## EXERCISE INSTRUCTIONS
Repeat the full listing that follows, word for word.

## SUPPLIED DATA
Content starts

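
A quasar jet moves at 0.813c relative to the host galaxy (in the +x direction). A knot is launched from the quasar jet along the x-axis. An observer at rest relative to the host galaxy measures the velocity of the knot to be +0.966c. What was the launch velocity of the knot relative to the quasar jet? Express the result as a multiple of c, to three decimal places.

Invert the composition law: u' = (u − v)/(1 − uv/c²).
u' = (0.966 − 0.813) / (1 − (0.966)(0.813)) = 0.1530/0.2146 = 0.7128.

+0.713c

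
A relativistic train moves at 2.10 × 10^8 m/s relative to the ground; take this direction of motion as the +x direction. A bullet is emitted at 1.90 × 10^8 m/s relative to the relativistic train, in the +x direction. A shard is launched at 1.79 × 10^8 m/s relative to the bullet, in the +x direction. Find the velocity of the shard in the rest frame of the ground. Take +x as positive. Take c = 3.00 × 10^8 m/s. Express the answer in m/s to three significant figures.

2.94 × 10^8 m/s

Apply u = (u' + v)/(1 + u'v/c²) successively, working outward toward the ground.
(Dividing each given speed by c = 3.00 × 10^8 m/s to work in units of c.)
Start: velocity of the relativistic train relative to the ground = 0.7000c.
Compose with the bullet (u' = 0.633 in the relativistic train frame): u_1 = (0.633 + 0.700) / (1 + 0.633·0.700) = 1.3333/1.4433 = 0.9238.
Compose with the shard (u' = 0.597 in the bullet frame): u_2 = (0.597 + 0.924) / (1 + 0.597·0.924) = 1.5205/1.5512 = 0.9802.
So u = 0.9802 × 3.00 × 10^8 m/s.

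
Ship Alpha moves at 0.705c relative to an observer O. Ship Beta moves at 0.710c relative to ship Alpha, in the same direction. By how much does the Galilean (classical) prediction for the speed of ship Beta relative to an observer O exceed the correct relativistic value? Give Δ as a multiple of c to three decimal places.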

Content ends

## TASK SOLUTION
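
A quasar jet moves at 0.813c relative to the host galaxy (in the +x direction). A knot is launched from the quasar jet along the x-axis. An observer at rest relative to the host galaxy measures the velocity of the knot to be +0.966c. What was the launch velocity of the knot relative to the quasar jet? Express the result as a multiple of c, to three decimal places.

Invert the composition law: u' = (u − v)/(1 − uv/c²).
u' = (0.966 − 0.813) / (1 − (0.966)(0.813)) = 0.1530/0.2146 = 0.7128.

+0.713c

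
A relativistic train moves at 2.10 × 10^8 m/s relative to the ground; take this direction of motion as the +x direction. A bullet is emitted at 1.90 × 10^8 m/s relative to the relativistic train, in the +x direction. A shard is launched at 1.79 × 10^8 m/s relative to the bullet, in the +x direction. Find the velocity of the shard in the rest frame of the ground. Take +x as positive. Take c = 3.00 × 10^8 m/s. Express the answer in m/s to three significant figures.

2.94 × 10^8 m/s

Apply u = (u' + v)/(1 + u'v/c²) successively, working outward toward the ground.
(Dividing each given speed by c = 3.00 × 10^8 m/s to work in units of c.)
Start: velocity of the relativistic train relative to the ground = 0.7000c.
Compose with the bullet (u' = 0.633 in the relativistic train frame): u_1 = (0.633 + 0.700) / (1 + 0.633·0.700) = 1.3333/1.4433 = 0.9238.
Compose with the shard (u' = 0.597 in the bullet frame): u_2 = (0.597 + 0.924) / (1 + 0.597·0.924) = 1.5205/1.5512 = 0.9802.
So u = 0.9802 × 3.00 × 10^8 m/s.

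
Ship Alpha moves at 0.705c relative to an observer O. Ship Beta moves at 0.710c relative to ship Alpha, in the same direction. By how much does the Galilean (classical) prediction for the speed of ship Beta relative to an observer O exceed the correct relativistic value? Give Δ as a multiple of c to three decimal places.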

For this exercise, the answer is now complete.